What you are asked to do >> Please keep to the lines below from the one with "Find the matrix" through the one with "Introduce the operator U", and restate them word for word, ends included.

***

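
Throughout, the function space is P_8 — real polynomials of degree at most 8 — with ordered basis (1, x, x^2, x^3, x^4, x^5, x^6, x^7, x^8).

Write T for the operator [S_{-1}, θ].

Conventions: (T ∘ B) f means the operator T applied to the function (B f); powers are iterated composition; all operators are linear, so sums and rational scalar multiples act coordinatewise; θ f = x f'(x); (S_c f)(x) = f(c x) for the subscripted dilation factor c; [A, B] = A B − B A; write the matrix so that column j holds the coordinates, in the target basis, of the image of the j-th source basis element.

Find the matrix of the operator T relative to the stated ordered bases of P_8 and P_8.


image of 1: 0
image of x: 0
image of x^2: 0
image of x^3: 0
image of x^4: 0
image of x^5: 0
image of x^6: 0
image of x^7: 0
image of x^8: 0
each image's coordinates form column j of the matrix

the matrix is [[0, 0, 0, 0, 0, 0, 0, 0, 0]; [0, 0, 0, 0, 0, 0, 0, 0, 0]; [0, 0, 0, 0, 0, 0, 0, 0, 0]; [0, 0, 0, 0, 0, 0, 0, 0, 0]; [0, 0, 0, 0, 0, 0, 0, 0, 0]; [0, 0, 0, 0, 0, 0, 0, 0, 0]; [0, 0, 0, 0, 0, 0, 0, 0, 0]; [0, 0, 0, 0, 0, 0, 0, 0, 0]; [0, 0, 0, 0, 0, 0, 0, 0, 0]] (rows listed top to bottom)


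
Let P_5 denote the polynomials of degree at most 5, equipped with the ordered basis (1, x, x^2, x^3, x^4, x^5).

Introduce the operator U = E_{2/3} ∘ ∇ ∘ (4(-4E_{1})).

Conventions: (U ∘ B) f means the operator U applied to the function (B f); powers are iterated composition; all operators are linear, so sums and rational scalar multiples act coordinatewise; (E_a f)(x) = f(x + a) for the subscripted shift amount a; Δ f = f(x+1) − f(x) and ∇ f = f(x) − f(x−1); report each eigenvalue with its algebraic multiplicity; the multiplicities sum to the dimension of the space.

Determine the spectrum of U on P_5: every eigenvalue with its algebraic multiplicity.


image of 1: 0
image of x: -16
image of x^2: -32x - 112/3
image of x^3: -48x^2 - 112x - 208/3
image of x^4: -64x^3 - 224x^2 - (832/3)x - 3248/27
image of x^5: -80x^4 - (1120/3)x^3 - (2080/3)x^2 - (16240/27)x - 16496/81
the matrix is upper triangular; its diagonal is (0, 0, 0, 0, 0, 0)
for a triangular matrix the eigenvalues are the diagonal entries, with algebraic multiplicity their repetition count

λ = 0 (multiplicity 6)


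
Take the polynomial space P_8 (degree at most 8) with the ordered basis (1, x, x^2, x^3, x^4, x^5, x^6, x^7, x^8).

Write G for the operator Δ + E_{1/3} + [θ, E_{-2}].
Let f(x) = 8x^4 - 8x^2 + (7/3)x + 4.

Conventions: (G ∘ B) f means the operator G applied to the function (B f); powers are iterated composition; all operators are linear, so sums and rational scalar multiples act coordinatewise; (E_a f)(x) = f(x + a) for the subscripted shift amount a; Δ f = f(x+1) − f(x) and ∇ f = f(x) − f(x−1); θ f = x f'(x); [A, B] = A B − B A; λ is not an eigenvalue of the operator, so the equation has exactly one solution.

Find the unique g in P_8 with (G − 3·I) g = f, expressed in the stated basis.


write g with unknown coordinates in the stated basis and equate coefficients in (G − 3·I) g = f
solving from the highest basis element down gives g = -4x^4 - (80/3)x^3 - (140/3)x^2 - (4399/54)x - 29951/162
check: G g = -4x^4 - 80x^3 - 148x^2 - (4357/18)x - 29735/54
so G g − 3·g = 8x^4 - 8x^2 + (7/3)x + 4 = f ✓

the result is g(x) = -4x^4 - (80/3)x^3 - (140/3)x^2 - (4399/54)x - 29951/162


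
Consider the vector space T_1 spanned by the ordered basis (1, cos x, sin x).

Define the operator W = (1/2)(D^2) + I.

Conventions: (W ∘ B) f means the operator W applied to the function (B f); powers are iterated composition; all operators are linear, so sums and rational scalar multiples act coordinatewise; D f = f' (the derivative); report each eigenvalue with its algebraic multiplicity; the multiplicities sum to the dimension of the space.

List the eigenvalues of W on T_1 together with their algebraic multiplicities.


image of 1: 1
image of cos x: (1/2)cos x
image of sin x: (1/2)sin x
the matrix is diagonal; its diagonal is (1, 1/2, 1/2)
for a triangular matrix the eigenvalues are the diagonal entries, with algebraic multiplicity their repetition count

λ = 1/2 (multiplicity 2), λ = 1 (multiplicity 1)


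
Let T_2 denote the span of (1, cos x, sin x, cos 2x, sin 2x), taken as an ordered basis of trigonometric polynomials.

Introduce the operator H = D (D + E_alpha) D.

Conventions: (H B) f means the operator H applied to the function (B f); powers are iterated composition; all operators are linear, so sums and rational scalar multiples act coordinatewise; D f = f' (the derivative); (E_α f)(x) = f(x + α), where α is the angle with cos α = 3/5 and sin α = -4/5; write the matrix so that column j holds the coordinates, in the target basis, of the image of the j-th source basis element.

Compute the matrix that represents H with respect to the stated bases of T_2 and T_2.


the matrix is [[0, 0, 0, 0, 0]; [0, -3/5, -1/5, 0, 0]; [0, 1/5, -3/5, 0, 0]; [0, 0, 0, 28/25, -104/25]; [0, 0, 0, 104/25, 28/25]] (rows listed top to bottom)

image of 1: 0
image of cos x: -(3/5)cos x + (1/5)sin x
image of sin x: -(1/5)cos x - (3/5)sin x
image of cos 2x: (28/25)cos 2x + (104/25)sin 2x
image of sin 2x: -(104/25)cos 2x + (28/25)sin 2x
each image's coordinates form column j of the matrix


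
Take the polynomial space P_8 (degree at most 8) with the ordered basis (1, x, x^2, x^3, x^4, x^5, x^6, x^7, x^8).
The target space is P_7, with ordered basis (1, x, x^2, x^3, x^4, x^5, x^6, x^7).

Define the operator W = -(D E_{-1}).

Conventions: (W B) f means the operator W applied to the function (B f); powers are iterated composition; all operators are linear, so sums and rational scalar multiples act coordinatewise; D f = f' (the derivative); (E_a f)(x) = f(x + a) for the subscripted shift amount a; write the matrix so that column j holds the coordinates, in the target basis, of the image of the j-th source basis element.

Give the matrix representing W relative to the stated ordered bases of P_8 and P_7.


the matrix is [[0, -1, 2, -3, 4, -5, 6, -7, 8]; [0, 0, -2, 6, -12, 20, -30, 42, -56]; [0, 0, 0, -3, 12, -30, 60, -105, 168]; [0, 0, 0, 0, -4, 20, -60, 140, -280]; [0, 0, 0, 0, 0, -5, 30, -105, 280]; [0, 0, 0, 0, 0, 0, -6, 42, -168]; [0, 0, 0, 0, 0, 0, 0, -7, 56]; [0, 0, 0, 0, 0, 0, 0, 0, -8]] (rows listed top to bottom)

image of 1: 0
image of x: -1
image of x^2: -2x + 2
image of x^3: -3x^2 + 6x - 3
image of x^4: -4x^3 + 12x^2 - 12x + 4
image of x^5: -5x^4 + 20x^3 - 30x^2 + 20x - 5
image of x^6: -6x^5 + 30x^4 - 60x^3 + 60x^2 - 30x + 6
image of x^7: -7x^6 + 42x^5 - 105x^4 + 140x^3 - 105x^2 + 42x - 7
image of x^8: -8x^7 + 56x^6 - 168x^5 + 280x^4 - 280x^3 + 168x^2 - 56x + 8
each image's coordinates form column j of the matrix


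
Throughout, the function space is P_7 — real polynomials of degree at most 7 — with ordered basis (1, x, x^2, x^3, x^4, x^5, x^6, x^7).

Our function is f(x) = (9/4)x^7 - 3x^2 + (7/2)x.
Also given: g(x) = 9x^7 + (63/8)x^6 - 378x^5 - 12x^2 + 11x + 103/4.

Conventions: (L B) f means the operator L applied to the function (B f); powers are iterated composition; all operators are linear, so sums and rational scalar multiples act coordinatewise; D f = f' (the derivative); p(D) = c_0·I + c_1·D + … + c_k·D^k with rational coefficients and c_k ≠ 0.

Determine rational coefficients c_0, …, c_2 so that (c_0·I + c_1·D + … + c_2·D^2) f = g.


D^0 f = (9/4)x^7 - 3x^2 + (7/2)x
D^1 f = (63/4)x^6 - 6x + 7/2
D^2 f = (189/2)x^5 - 6
matching coefficients of g against c_0 f + c_1 Df + … from the top degree down determines the c_i
solution: c_0 = 4, c_1 = 1/2, c_2 = -4

p(D) = 4·I + (1/2)·D − 4·D^2, i.e. c_0 = 4, c_1 = 1/2, c_2 = -4


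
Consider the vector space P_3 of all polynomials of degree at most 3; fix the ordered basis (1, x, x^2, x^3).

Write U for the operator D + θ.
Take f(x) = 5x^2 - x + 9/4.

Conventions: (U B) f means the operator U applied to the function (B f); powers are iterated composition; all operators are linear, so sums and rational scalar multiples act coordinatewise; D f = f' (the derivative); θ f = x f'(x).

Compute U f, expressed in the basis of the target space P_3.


D f = 10x - 1
θ f = 10x^2 - x
(D + θ) f = 10x^2 + 9x - 1

g(x) = 10x^2 + 9x - 1


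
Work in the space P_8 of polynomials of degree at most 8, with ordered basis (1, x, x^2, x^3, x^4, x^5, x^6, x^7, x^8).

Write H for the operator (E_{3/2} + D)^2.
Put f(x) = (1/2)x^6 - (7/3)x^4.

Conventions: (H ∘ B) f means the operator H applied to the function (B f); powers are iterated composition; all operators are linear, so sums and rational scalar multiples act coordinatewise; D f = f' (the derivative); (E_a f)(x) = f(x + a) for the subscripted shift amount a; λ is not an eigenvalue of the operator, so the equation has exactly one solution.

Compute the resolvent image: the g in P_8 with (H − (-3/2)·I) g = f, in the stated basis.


write g with unknown coordinates in the stated basis and equate coefficients in (H − (-3/2)·I) g = f
solving from the highest basis element down gives g = (1/5)x^6 - (12/5)x^5 + (8/3)x^4 + (1156/15)x^3 - 312x^2 - (239/2)x + 121319/100
check: H g = (1/5)x^6 + (18/5)x^5 - (19/3)x^4 - (578/5)x^3 + 468x^2 + (717/4)x - 363957/200
so H g − (-3/2)·g = (1/2)x^6 - (7/3)x^4 = f ✓

the image equals g(x) = (1/5)x^6 - (12/5)x^5 + (8/3)x^4 + (1156/15)x^3 - 312x^2 - (239/2)x + 121319/100


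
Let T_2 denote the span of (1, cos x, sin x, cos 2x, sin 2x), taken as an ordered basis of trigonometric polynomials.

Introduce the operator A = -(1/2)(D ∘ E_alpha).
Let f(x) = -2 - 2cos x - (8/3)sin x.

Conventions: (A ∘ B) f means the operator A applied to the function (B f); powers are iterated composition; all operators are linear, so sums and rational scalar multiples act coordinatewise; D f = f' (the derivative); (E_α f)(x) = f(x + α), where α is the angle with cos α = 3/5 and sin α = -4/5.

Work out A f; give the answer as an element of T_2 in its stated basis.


E_alpha f = -2 + (14/15)cos x - (16/5)sin x
D E_alpha f = -(16/5)cos x - (14/15)sin x
(-(1/2)(D ∘ E_alpha)) f = (8/5)cos x + (7/15)sin x

the result is g(x) = (8/5)cos x + (7/15)sin x


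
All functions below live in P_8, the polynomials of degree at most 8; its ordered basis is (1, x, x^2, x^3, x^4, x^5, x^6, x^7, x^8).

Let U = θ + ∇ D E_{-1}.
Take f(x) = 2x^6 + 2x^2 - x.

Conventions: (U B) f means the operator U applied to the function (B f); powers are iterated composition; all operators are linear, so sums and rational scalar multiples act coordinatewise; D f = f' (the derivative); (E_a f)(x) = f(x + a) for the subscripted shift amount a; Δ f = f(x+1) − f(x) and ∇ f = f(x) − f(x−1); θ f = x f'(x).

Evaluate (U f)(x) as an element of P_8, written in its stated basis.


g(x) = 12x^6 + 60x^4 - 360x^3 + 844x^2 - 901x + 376

θ f = 12x^6 + 4x^2 - x
E_{-1} f = 2x^6 - 12x^5 + 30x^4 - 40x^3 + 32x^2 - 17x + 5
D E_{-1} f = 12x^5 - 60x^4 + 120x^3 - 120x^2 + 64x - 17
∇ D E_{-1} f = 60x^4 - 360x^3 + 840x^2 - 900x + 376
(θ + ∇ D E_{-1}) f = 12x^6 + 60x^4 - 360x^3 + 844x^2 - 901x + 376


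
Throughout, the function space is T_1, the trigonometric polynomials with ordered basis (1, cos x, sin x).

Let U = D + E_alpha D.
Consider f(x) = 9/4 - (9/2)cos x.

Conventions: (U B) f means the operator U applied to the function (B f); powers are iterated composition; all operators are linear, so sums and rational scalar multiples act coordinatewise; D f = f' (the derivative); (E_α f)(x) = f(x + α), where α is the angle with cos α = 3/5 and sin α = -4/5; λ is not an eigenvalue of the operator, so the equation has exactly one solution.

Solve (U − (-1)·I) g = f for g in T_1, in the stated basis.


write g with unknown coordinates in the stated basis and equate coefficients in (U − (-1)·I) g = f
solving from the highest basis element down gives g = 9/4 - (81/58)cos x - (36/29)sin x
check: U g = -(90/29)cos x + (36/29)sin x
so U g − (-1)·g = 9/4 - (9/2)cos x = f ✓

the result is g(x) = 9/4 - (81/58)cos x - (36/29)sin x


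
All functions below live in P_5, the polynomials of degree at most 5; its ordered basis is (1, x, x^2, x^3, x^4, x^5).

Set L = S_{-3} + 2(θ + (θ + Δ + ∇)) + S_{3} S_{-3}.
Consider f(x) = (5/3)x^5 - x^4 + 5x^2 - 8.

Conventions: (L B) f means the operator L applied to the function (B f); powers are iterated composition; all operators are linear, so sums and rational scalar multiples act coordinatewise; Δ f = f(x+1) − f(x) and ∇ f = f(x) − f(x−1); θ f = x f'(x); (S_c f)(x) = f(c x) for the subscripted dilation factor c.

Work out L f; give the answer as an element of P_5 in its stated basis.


S_{-3} f = -405x^5 - 81x^4 + 45x^2 - 8
θ f = (25/3)x^5 - 4x^4 + 10x^2
θ f = (25/3)x^5 - 4x^4 + 10x^2
Δ f = (25/3)x^4 + (38/3)x^3 + (32/3)x^2 + (43/3)x + 17/3
∇ f = (25/3)x^4 - (62/3)x^3 + (68/3)x^2 - (7/3)x - 7/3
(θ + Δ + ∇) f = (25/3)x^5 + (38/3)x^4 - 8x^3 + (130/3)x^2 + 12x + 10/3
(θ + (θ + Δ + ∇)) f = (50/3)x^5 + (26/3)x^4 - 8x^3 + (160/3)x^2 + 12x + 10/3
(2(θ + (θ + Δ + ∇))) f = (100/3)x^5 + (52/3)x^4 - 16x^3 + (320/3)x^2 + 24x + 20/3
S_{-3} f = -405x^5 - 81x^4 + 45x^2 - 8
S_{3} S_{-3} f = -98415x^5 - 6561x^4 + 405x^2 - 8
(S_{-3} + 2(θ + (θ + Δ + ∇)) + S_{3} S_{-3}) f = -(296360/3)x^5 - (19874/3)x^4 - 16x^3 + (1670/3)x^2 + 24x - 28/3

the image equals g(x) = -(296360/3)x^5 - (19874/3)x^4 - 16x^3 + (1670/3)x^2 + 24x - 28/3


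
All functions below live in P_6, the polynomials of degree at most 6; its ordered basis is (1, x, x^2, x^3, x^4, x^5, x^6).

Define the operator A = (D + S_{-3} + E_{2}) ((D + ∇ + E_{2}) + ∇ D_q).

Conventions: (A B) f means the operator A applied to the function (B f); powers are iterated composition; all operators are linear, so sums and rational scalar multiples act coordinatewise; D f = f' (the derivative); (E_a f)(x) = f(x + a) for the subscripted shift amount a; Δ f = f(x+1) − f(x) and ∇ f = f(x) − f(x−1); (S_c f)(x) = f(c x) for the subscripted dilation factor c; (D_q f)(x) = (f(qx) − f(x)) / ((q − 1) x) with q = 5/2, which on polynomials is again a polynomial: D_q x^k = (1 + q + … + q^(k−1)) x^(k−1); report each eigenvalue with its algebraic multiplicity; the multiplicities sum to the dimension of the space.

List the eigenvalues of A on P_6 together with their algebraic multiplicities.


λ = -242 (multiplicity 1), λ = -26 (multiplicity 1), λ = -2 (multiplicity 1), λ = 2 (multiplicity 1), λ = 10 (multiplicity 1), λ = 82 (multiplicity 1), λ = 730 (multiplicity 1)

image of 1: 2
image of x: -2x + 11
image of x^2: 10x^2 - 10x + 41
image of x^3: -26x^3 + 129x^2 + 27x + 140
image of x^4: 82x^4 - 404x^3 + (4437/4)x^2 + 869x + 3847/8
image of x^5: -242x^5 + 1655x^4 - (14403/2)x^3 + (367/2)x^2 + (6911/4)x + 19223/8
image of x^6: 730x^6 - 5790x^5 + (1129095/16)x^4 + 48850x^3 + (450915/16)x^2 + (391941/16)x + 287633/32
the matrix is upper triangular; its diagonal is (2, -2, 10, -26, 82, -242, 730)
for a triangular matrix the eigenvalues are the diagonal entries, with algebraic multiplicity their repetition count


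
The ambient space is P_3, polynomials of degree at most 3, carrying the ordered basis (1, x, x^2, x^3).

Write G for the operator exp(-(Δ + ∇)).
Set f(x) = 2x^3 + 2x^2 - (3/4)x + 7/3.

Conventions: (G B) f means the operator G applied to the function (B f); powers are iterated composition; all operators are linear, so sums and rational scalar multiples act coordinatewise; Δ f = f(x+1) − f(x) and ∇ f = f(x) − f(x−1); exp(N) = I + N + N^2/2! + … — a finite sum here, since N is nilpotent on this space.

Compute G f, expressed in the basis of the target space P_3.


order-1 term: -12x^2 - 8x - 5/2
order-2 term: 24x + 8
order-3 term: -16
the series for exp(-(Δ + ∇)) f terminates at order 3
exp(-(Δ + ∇)) f = 2x^3 - 10x^2 + (61/4)x - 49/6

g(x) = 2x^3 - 10x^2 + (61/4)x - 49/6


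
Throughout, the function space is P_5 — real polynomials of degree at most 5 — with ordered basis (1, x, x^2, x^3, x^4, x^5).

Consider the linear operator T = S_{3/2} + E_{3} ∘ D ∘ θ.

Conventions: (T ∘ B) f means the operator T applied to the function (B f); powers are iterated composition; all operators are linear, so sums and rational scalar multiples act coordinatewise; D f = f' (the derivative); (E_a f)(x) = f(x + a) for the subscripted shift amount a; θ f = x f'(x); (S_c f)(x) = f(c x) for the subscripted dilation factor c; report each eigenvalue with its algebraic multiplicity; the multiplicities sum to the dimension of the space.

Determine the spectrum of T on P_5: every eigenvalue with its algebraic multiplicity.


λ = 1 (multiplicity 1), λ = 3/2 (multiplicity 1), λ = 9/4 (multiplicity 1), λ = 27/8 (multiplicity 1), λ = 81/16 (multiplicity 1), λ = 243/32 (multiplicity 1)

image of 1: 1
image of x: (3/2)x + 1
image of x^2: (9/4)x^2 + 4x + 12
image of x^3: (27/8)x^3 + 9x^2 + 54x + 81
image of x^4: (81/16)x^4 + 16x^3 + 144x^2 + 432x + 432
image of x^5: (243/32)x^5 + 25x^4 + 300x^3 + 1350x^2 + 2700x + 2025
the matrix is upper triangular; its diagonal is (1, 3/2, 9/4, 27/8, 81/16, 243/32)
for a triangular matrix the eigenvalues are the diagonal entries, with algebraic multiplicity their repetition count


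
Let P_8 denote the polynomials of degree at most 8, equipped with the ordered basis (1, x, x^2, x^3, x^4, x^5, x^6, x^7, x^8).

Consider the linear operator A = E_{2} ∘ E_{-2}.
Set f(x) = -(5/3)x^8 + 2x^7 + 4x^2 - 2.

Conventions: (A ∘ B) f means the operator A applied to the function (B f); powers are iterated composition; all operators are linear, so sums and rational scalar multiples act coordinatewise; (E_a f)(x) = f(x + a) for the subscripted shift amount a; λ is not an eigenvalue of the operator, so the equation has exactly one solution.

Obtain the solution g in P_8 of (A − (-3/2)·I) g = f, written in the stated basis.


write g with unknown coordinates in the stated basis and equate coefficients in (A − (-3/2)·I) g = f
solving from the highest basis element down gives g = -(2/3)x^8 + (4/5)x^7 + (8/5)x^2 - 4/5
check: A g = -(2/3)x^8 + (4/5)x^7 + (8/5)x^2 - 4/5
so A g − (-3/2)·g = -(5/3)x^8 + 2x^7 + 4x^2 - 2 = f ✓

g(x) = -(2/3)x^8 + (4/5)x^7 + (8/5)x^2 - 4/5


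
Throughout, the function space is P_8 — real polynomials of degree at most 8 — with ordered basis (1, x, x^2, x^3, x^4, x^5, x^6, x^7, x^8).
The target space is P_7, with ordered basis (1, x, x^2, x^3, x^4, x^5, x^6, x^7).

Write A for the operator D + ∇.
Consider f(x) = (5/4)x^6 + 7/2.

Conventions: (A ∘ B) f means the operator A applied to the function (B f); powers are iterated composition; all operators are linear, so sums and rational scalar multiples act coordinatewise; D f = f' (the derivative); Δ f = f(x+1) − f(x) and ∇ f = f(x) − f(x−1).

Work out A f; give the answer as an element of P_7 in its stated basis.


g(x) = 15x^5 - (75/4)x^4 + 25x^3 - (75/4)x^2 + (15/2)x - 5/4

D f = (15/2)x^5
∇ f = (15/2)x^5 - (75/4)x^4 + 25x^3 - (75/4)x^2 + (15/2)x - 5/4
(D + ∇) f = 15x^5 - (75/4)x^4 + 25x^3 - (75/4)x^2 + (15/2)x - 5/4


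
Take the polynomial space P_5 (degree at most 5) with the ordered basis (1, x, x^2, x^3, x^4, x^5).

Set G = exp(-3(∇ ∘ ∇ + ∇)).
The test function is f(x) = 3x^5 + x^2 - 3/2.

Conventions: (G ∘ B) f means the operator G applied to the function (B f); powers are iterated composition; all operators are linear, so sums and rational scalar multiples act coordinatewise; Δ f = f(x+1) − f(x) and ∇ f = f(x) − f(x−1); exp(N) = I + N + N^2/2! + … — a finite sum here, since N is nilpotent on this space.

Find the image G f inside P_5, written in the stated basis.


order-1 term: -45x^4 - 90x^3 + 450x^2 - 591x + 258
order-2 term: 270x^3 + 810x^2 - 2295x + 414
order-3 term: -810x^2 - 2430x + 2835
order-4 term: 1215x + 2430
order-5 term: -729
the series for exp(-3(∇ ∘ ∇ + ∇)) f terminates at order 5
exp(-3(∇ ∘ ∇ + ∇)) f = 3x^5 - 45x^4 + 180x^3 + 451x^2 - 4101x + 10413/2

g(x) = 3x^5 - 45x^4 + 180x^3 + 451x^2 - 4101x + 10413/2


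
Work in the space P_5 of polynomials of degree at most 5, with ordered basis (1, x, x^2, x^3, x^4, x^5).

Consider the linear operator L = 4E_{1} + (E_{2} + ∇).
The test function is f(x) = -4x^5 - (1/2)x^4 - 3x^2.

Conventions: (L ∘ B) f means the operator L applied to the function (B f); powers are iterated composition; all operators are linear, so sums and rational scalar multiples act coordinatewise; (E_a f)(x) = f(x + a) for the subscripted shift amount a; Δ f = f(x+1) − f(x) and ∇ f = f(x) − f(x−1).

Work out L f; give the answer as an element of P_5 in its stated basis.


E_{1} f = -4x^5 - (41/2)x^4 - 42x^3 - 46x^2 - 28x - 15/2
(4E_{1}) f = -16x^5 - 82x^4 - 168x^3 - 184x^2 - 112x - 30
E_{2} f = -4x^5 - (81/2)x^4 - 164x^3 - 335x^2 - 348x - 148
∇ f = -20x^4 + 38x^3 - 37x^2 + 12x - 1/2
(E_{2} + ∇) f = -4x^5 - (121/2)x^4 - 126x^3 - 372x^2 - 336x - 297/2
(4E_{1} + (E_{2} + ∇)) f = -20x^5 - (285/2)x^4 - 294x^3 - 556x^2 - 448x - 357/2

the result is g(x) = -20x^5 - (285/2)x^4 - 294x^3 - 556x^2 - 448x - 357/2


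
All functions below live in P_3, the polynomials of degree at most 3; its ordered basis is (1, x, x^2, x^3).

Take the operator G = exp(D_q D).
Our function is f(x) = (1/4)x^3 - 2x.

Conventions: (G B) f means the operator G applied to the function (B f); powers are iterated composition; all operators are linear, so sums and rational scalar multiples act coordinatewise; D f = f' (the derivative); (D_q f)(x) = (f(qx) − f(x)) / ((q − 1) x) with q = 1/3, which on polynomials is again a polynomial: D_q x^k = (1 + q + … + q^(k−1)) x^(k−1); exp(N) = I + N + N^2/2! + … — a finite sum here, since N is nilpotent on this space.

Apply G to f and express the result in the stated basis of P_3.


order-1 term: x
the series for exp(D_q D) f terminates at order 1
exp(D_q D) f = (1/4)x^3 - x

the image equals g(x) = (1/4)x^3 - x


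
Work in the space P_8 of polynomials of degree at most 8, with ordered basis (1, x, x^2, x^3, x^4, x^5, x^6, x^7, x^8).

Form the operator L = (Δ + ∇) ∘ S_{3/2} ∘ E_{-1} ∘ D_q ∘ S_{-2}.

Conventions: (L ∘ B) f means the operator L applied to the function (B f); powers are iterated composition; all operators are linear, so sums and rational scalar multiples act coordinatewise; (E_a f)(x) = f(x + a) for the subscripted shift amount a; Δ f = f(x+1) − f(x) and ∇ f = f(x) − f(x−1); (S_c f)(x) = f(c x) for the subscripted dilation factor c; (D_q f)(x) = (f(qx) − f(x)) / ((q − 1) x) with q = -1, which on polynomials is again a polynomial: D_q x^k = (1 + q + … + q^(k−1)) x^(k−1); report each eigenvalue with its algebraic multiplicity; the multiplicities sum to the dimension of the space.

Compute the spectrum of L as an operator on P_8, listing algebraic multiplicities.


λ = 0 (multiplicity 9)

image of 1: 0
image of x: 0
image of x^2: 0
image of x^3: -72x + 48
image of x^4: 0
image of x^5: -1296x^3 + 2592x^2 - 3024x + 1248
image of x^6: 0
image of x^7: -17496x^5 + 58320x^4 - 136080x^3 + 168480x^2 - 112536x + 31248
image of x^8: 0
the matrix is upper triangular; its diagonal is (0, 0, 0, 0, 0, 0, 0, 0, 0)
for a triangular matrix the eigenvalues are the diagonal entries, with algebraic multiplicity their repetition count


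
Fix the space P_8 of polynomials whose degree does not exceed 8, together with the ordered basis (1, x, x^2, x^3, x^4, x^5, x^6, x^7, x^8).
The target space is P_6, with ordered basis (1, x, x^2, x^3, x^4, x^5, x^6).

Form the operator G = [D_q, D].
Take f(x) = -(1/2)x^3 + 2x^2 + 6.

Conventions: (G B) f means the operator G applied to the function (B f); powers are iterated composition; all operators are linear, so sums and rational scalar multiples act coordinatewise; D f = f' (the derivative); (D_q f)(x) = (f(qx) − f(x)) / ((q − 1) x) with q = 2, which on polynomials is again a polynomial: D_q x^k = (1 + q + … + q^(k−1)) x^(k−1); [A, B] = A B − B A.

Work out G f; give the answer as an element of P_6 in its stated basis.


the image equals g(x) = (5/2)x - 2

D f = -(3/2)x^2 + 4x
D_q D f = -(9/2)x + 4
D_q f = -(7/2)x^2 + 6x
D D_q f = -7x + 6
[D_q, D] f = (5/2)x - 2


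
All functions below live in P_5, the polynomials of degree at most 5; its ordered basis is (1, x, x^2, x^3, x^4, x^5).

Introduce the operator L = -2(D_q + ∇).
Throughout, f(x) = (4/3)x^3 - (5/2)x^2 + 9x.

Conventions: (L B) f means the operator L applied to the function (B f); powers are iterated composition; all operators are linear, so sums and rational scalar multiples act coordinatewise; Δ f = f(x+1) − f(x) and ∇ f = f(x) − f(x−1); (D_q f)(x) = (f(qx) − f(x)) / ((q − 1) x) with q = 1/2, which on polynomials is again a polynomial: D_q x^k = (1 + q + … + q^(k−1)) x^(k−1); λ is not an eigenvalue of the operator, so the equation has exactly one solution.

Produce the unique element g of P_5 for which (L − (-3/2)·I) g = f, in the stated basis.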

***

Output for this task >>
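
Find the matrix of the operator T relative to the stated ordered bases of P_8 and P_8.


image of 1: 0
image of x: 0
image of x^2: 0
image of x^3: 0
image of x^4: 0
image of x^5: 0
image of x^6: 0
image of x^7: 0
image of x^8: 0
each image's coordinates form column j of the matrix

the matrix is [[0, 0, 0, 0, 0, 0, 0, 0, 0]; [0, 0, 0, 0, 0, 0, 0, 0, 0]; [0, 0, 0, 0, 0, 0, 0, 0, 0]; [0, 0, 0, 0, 0, 0, 0, 0, 0]; [0, 0, 0, 0, 0, 0, 0, 0, 0]; [0, 0, 0, 0, 0, 0, 0, 0, 0]; [0, 0, 0, 0, 0, 0, 0, 0, 0]; [0, 0, 0, 0, 0, 0, 0, 0, 0]; [0, 0, 0, 0, 0, 0, 0, 0, 0]] (rows listed top to bottom)


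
Let P_5 denote the polynomials of degree at most 5, equipped with the ordered basis (1, x, x^2, x^3, x^4, x^5).

Introduce the operator U = E_{2/3} ∘ ∇ ∘ (4(-4E_{1})).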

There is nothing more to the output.